- Exercise brief -
Print the records exactly as they are written.

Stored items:
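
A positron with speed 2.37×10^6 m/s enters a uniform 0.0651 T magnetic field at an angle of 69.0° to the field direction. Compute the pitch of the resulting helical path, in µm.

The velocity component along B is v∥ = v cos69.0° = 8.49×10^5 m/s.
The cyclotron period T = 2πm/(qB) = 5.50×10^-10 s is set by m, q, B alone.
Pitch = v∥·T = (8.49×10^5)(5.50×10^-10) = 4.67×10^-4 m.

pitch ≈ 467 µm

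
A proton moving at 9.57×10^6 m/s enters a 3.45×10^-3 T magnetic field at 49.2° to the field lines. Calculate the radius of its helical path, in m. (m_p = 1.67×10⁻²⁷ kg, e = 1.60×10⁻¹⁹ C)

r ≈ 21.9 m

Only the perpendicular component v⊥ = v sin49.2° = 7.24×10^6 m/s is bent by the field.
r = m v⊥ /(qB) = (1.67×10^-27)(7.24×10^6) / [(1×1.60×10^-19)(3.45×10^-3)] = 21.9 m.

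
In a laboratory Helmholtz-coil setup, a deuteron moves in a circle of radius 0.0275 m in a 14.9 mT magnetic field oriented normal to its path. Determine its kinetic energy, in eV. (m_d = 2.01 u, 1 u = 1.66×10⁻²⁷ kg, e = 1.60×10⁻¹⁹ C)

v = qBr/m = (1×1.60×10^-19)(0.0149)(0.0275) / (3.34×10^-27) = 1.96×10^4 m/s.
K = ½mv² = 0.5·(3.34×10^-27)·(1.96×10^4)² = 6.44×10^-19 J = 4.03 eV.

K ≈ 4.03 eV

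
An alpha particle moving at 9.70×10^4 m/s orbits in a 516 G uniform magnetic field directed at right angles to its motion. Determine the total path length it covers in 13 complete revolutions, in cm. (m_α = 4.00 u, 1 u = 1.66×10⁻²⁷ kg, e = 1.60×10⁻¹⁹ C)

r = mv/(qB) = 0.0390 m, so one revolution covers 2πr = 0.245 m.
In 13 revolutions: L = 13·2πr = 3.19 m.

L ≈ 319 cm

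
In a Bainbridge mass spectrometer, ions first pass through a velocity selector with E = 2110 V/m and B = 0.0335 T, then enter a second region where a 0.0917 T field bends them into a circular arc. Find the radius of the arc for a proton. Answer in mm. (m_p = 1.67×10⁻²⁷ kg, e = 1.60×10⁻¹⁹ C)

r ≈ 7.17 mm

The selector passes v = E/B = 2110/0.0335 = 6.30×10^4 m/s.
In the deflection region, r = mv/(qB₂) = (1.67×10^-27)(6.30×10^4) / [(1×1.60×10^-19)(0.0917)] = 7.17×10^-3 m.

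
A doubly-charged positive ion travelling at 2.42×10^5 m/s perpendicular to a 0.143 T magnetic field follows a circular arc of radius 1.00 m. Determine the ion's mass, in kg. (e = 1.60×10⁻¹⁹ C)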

- Output -
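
A positron with speed 2.37×10^6 m/s enters a uniform 0.0651 T magnetic field at an angle of 69.0° to the field direction. Compute the pitch of the resulting helical path, in µm.

The velocity component along B is v∥ = v cos69.0° = 8.49×10^5 m/s.
The cyclotron period T = 2πm/(qB) = 5.50×10^-10 s is set by m, q, B alone.
Pitch = v∥·T = (8.49×10^5)(5.50×10^-10) = 4.67×10^-4 m.

pitch ≈ 467 µm

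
A proton moving at 9.57×10^6 m/s enters a 3.45×10^-3 T magnetic field at 49.2° to the field lines. Calculate the radius of its helical path, in m. (m_p = 1.67×10⁻²⁷ kg, e = 1.60×10⁻¹⁹ C)

r ≈ 21.9 m

Only the perpendicular component v⊥ = v sin49.2° = 7.24×10^6 m/s is bent by the field.
r = m v⊥ /(qB) = (1.67×10^-27)(7.24×10^6) / [(1×1.60×10^-19)(3.45×10^-3)] = 21.9 m.

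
In a laboratory Helmholtz-coil setup, a deuteron moves in a circle of radius 0.0275 m in a 14.9 mT magnetic field oriented normal to its path. Determine its kinetic energy, in eV. (m_d = 2.01 u, 1 u = 1.66×10⁻²⁷ kg, e = 1.60×10⁻¹⁹ C)

v = qBr/m = (1×1.60×10^-19)(0.0149)(0.0275) / (3.34×10^-27) = 1.96×10^4 m/s.
K = ½mv² = 0.5·(3.34×10^-27)·(1.96×10^4)² = 6.44×10^-19 J = 4.03 eV.

K ≈ 4.03 eV

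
An alpha particle moving at 9.70×10^4 m/s orbits in a 516 G uniform magnetic field directed at right angles to its motion. Determine the total path length it covers in 13 complete revolutions, in cm. (m_α = 4.00 u, 1 u = 1.66×10⁻²⁷ kg, e = 1.60×10⁻¹⁹ C)

r = mv/(qB) = 0.0390 m, so one revolution covers 2πr = 0.245 m.
In 13 revolutions: L = 13·2πr = 3.19 m.

L ≈ 319 cm

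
In a Bainbridge mass spectrometer, ions first pass through a velocity selector with E = 2110 V/m and B = 0.0335 T, then enter a second region where a 0.0917 T field bends them into a circular arc. Find the radius of the arc for a proton. Answer in mm. (m_p = 1.67×10⁻²⁷ kg, e = 1.60×10⁻¹⁹ C)

r ≈ 7.17 mm

The selector passes v = E/B = 2110/0.0335 = 6.30×10^4 m/s.
In the deflection region, r = mv/(qB₂) = (1.67×10^-27)(6.30×10^4) / [(1×1.60×10^-19)(0.0917)] = 7.17×10^-3 m.

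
A doubly-charged positive ion travelling at 2.42×10^5 m/s perpendicular to a 0.143 T magnetic field follows a circular arc of radius 1.00 m. Determine the ion's mass, in kg. (e = 1.60×10⁻¹⁹ C)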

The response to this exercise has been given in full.